:: Excerpted data ::

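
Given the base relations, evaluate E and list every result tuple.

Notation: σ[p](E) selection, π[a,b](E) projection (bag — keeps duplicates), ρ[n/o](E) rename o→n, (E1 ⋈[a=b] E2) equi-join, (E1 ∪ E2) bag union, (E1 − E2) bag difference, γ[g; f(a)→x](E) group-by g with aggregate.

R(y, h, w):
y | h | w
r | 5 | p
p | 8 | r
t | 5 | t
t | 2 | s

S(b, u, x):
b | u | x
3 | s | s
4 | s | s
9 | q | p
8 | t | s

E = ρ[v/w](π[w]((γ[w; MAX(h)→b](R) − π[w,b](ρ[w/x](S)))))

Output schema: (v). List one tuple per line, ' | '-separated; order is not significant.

Stepwise |·|:
  R → 4
  γ[w; MAX(h)→b](R) → 4
  S → 4
  ρ[w/x](S) → 4
  π[w,b](ρ[w/x](S)) → 4
  (γ[w; MAX(h)→b](R) − π[w,b](ρ[w/x](S))) → 4
  π[w]((γ[w; MAX(h)→b](R) − π[w,b](ρ[w/x](S)))) → 4
  ρ[v/w](π[w]((γ[w; MAX(h)→b](R) − π[w,b](ρ[w/x](S))))) → 4

== RESULT ==
v
p
r
s
t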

:::

**What you will do**
A full, exact copy of the entries is required. Return it.

**Written solution**
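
Given the base relations, evaluate E and list every result tuple.

Notation: σ[p](E) selection, π[a,b](E) projection (bag — keeps duplicates), ρ[n/o](E) rename o→n, (E1 ⋈[a=b] E2) equi-join, (E1 ∪ E2) bag union, (E1 − E2) bag difference, γ[g; f(a)→x](E) group-by g with aggregate.

R(y, h, w):
y | h | w
r | 5 | p
p | 8 | r
t | 5 | t
t | 2 | s

S(b, u, x):
b | u | x
3 | s | s
4 | s | s
9 | q | p
8 | t | s

E = ρ[v/w](π[w]((γ[w; MAX(h)→b](R) − π[w,b](ρ[w/x](S)))))

Output schema: (v). List one tuple per line, ' | '-separated; order is not significant.

Stepwise |·|:
  R → 4
  γ[w; MAX(h)→b](R) → 4
  S → 4
  ρ[w/x](S) → 4
  π[w,b](ρ[w/x](S)) → 4
  (γ[w; MAX(h)→b](R) − π[w,b](ρ[w/x](S))) → 4
  π[w]((γ[w; MAX(h)→b](R) − π[w,b](ρ[w/x](S)))) → 4
  ρ[v/w](π[w]((γ[w; MAX(h)→b](R) − π[w,b](ρ[w/x](S))))) → 4

== RESULT ==
v
p
r
s
t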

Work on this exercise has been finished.